Your objective
Every record that follows should be written out again without any change.

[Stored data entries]
******************************

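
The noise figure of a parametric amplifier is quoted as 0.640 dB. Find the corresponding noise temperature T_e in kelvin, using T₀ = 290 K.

46.0 K

F = 10^(0.640/10) = 1.15878
T_e = (F − 1)·T₀ = (1.15878 − 1) × 290 = 46.0 K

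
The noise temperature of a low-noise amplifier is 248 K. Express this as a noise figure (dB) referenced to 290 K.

2.68 dB

F = 1 + T_e/T₀ = 1 + 248/290 = 1.85517
NF = 10 log₁₀(1.85517) = 2.68 dB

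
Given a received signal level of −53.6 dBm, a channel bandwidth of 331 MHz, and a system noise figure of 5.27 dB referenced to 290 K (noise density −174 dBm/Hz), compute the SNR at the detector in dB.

Noise floor: N = −174 + 10 log₁₀(B) + NF
10 log₁₀(3.31×10⁸) = 85.2 dB
N = −174 + 85.2 + 5.27 = −83.53 dBm
SNR = P_sig − N = −53.6 − (−83.53) = 29.93 dB → 29.9 dB

29.9 dB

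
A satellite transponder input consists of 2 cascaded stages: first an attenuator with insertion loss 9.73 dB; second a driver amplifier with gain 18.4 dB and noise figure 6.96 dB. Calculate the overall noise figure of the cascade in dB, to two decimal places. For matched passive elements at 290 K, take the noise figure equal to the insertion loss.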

******************************

Your response
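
The noise figure of a parametric amplifier is quoted as 0.640 dB. Find the corresponding noise temperature T_e in kelvin, using T₀ = 290 K.

46.0 K

F = 10^(0.640/10) = 1.15878
T_e = (F − 1)·T₀ = (1.15878 − 1) × 290 = 46.0 K

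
The noise temperature of a low-noise amplifier is 248 K. Express this as a noise figure (dB) referenced to 290 K.

2.68 dB

F = 1 + T_e/T₀ = 1 + 248/290 = 1.85517
NF = 10 log₁₀(1.85517) = 2.68 dB

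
Given a received signal level of −53.6 dBm, a channel bandwidth of 331 MHz, and a system noise figure of 5.27 dB referenced to 290 K (noise density −174 dBm/Hz), compute the SNR at the detector in dB.

Noise floor: N = −174 + 10 log₁₀(B) + NF
10 log₁₀(3.31×10⁸) = 85.2 dB
N = −174 + 85.2 + 5.27 = −83.53 dBm
SNR = P_sig − N = −53.6 − (−83.53) = 29.93 dB → 29.9 dB

29.9 dB

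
A satellite transponder input consists of 2 cascaded stages: first an attenuator with insertion loss 9.73 dB; second a driver amplifier with gain 18.4 dB and noise figure 6.96 dB. Calculate the overall noise figure of the cascade in dB, to two decimal places. For matched passive elements at 290 K, take the noise figure equal to the insertion loss.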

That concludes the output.